# [WHAT IS REQUIRED]
Each line with the string "prior" is to be copied from the records below.

# [SUPPLIED RECORDS]
<<<<

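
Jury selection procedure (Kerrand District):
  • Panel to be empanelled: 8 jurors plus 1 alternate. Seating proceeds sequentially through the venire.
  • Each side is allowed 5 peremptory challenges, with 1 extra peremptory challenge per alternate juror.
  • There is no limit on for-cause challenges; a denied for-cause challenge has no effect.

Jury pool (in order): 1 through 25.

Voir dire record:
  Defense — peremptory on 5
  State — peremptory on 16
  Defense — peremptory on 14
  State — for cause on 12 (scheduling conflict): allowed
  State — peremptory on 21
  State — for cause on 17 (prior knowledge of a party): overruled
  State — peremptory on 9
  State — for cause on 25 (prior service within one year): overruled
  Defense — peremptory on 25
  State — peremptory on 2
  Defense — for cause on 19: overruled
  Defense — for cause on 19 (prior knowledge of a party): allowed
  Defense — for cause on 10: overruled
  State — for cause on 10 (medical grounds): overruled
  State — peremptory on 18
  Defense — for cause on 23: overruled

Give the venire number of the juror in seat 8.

11

Removed: #2, #5, #9, #12, #14, #16, #18, #19, #21, #25. (#10, #17, #23 stay — for-cause denied.)
Seating in order: seats 1–8 → #1, #3, #4, #6, #7, #8, #10, #11; alternates → #13.
So seat 8 is #11.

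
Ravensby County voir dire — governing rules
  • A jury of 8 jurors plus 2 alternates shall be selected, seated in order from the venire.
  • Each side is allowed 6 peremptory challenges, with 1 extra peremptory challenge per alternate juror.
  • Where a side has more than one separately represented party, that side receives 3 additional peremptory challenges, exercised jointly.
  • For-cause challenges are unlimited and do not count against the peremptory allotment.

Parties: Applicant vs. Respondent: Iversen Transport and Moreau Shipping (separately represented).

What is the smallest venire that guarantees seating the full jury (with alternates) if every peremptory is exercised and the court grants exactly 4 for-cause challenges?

33

Seats to fill: 8 + 2 alternates = 10.
Peremptories — Applicant: 6 + 1×2 = 8; Respondent: 6 + 1×2 + 3 = 11; total 19.
For-cause removals: 4.
Minimum venire: 10 + 19 + 4 = 33.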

>>>>

# [EXERCISE RESULT]
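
  State — for cause on 17 (prior knowledge of a party): overruled
  State — for cause on 25 (prior service within one year): overruled
  Defense — for cause on 19 (prior knowledge of a party): allowed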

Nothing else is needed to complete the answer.